_What you will do_
Copy out exactly the lines below that run from the one holding "CH2=CH(CH3) is treated" to the one holding "In a flask, (C6H11)((CH2)4CH3)CHI", keeping both of those lines and no others.

_Data for the task_
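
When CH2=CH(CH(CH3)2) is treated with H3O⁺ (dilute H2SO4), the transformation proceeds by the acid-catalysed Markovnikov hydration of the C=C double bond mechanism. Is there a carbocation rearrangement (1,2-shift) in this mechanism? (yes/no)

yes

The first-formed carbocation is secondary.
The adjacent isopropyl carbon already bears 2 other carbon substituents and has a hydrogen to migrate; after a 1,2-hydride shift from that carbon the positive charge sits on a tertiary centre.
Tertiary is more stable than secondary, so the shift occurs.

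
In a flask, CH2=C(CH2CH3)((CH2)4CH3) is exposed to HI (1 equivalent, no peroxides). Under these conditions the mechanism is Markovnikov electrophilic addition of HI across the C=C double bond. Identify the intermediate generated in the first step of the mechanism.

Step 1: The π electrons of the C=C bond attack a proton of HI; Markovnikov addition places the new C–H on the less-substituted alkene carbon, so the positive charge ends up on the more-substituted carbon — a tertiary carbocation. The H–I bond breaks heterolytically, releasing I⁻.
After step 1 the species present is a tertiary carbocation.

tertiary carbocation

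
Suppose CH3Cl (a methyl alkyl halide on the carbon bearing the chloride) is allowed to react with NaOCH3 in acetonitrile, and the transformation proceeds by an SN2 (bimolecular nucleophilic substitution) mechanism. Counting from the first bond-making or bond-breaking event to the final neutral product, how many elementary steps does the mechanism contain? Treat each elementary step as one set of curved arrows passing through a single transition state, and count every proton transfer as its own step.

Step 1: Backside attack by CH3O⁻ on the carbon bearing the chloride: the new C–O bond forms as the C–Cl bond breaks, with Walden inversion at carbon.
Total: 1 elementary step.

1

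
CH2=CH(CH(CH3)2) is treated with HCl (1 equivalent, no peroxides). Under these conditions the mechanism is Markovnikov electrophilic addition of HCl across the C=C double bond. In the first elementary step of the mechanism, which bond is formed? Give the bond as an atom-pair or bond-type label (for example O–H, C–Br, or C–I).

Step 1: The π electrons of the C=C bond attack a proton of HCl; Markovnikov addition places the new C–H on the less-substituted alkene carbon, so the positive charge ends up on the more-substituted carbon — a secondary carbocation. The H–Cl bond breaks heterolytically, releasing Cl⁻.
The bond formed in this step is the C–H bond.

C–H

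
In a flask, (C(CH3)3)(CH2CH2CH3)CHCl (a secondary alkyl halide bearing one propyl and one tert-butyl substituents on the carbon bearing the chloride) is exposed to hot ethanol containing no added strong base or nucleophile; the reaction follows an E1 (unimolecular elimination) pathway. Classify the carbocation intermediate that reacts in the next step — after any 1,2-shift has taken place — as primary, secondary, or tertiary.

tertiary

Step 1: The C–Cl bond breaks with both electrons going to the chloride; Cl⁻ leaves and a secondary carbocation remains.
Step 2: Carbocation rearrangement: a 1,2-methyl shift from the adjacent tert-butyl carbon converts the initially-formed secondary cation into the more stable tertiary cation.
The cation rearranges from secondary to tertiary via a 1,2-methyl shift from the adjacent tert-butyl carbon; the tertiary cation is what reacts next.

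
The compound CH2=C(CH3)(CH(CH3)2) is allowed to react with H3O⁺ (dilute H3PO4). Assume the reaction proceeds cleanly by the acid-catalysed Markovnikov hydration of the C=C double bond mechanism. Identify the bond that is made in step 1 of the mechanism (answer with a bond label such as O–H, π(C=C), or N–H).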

---

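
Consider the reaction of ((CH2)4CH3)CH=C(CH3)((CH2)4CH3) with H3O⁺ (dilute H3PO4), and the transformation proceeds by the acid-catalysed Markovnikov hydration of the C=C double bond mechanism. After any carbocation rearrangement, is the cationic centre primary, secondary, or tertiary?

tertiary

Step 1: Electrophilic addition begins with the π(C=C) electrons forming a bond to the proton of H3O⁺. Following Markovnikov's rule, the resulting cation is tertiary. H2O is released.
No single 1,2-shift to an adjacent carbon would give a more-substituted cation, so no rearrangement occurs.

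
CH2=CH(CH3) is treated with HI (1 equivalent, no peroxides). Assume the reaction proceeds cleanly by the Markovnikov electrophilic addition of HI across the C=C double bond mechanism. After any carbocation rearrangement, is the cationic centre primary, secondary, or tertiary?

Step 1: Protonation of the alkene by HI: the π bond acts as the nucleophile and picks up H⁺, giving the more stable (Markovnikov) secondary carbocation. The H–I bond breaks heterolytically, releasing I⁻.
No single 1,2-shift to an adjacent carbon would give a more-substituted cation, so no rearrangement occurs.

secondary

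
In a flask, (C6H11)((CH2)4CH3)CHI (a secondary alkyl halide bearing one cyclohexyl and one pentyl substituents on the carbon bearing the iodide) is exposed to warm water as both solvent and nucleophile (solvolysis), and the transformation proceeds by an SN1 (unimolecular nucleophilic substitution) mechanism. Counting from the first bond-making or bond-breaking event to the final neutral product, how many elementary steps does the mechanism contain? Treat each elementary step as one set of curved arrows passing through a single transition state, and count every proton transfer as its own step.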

_Finished task_
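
CH2=CH(CH3) is treated with HI (1 equivalent, no peroxides). Assume the reaction proceeds cleanly by the Markovnikov electrophilic addition of HI across the C=C double bond mechanism. After any carbocation rearrangement, is the cationic centre primary, secondary, or tertiary?

Step 1: Protonation of the alkene by HI: the π bond acts as the nucleophile and picks up H⁺, giving the more stable (Markovnikov) secondary carbocation. The H–I bond breaks heterolytically, releasing I⁻.
No single 1,2-shift to an adjacent carbon would give a more-substituted cation, so no rearrangement occurs.

secondary

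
In a flask, (C6H11)((CH2)4CH3)CHI (a secondary alkyl halide bearing one cyclohexyl and one pentyl substituents on the carbon bearing the iodide) is exposed to warm water as both solvent and nucleophile (solvolysis), and the transformation proceeds by an SN1 (unimolecular nucleophilic substitution) mechanism. Counting from the first bond-making or bond-breaking event to the final neutral product, how many elementary steps does the mechanism contain? Treat each elementary step as one set of curved arrows passing through a single transition state, and count every proton transfer as its own step.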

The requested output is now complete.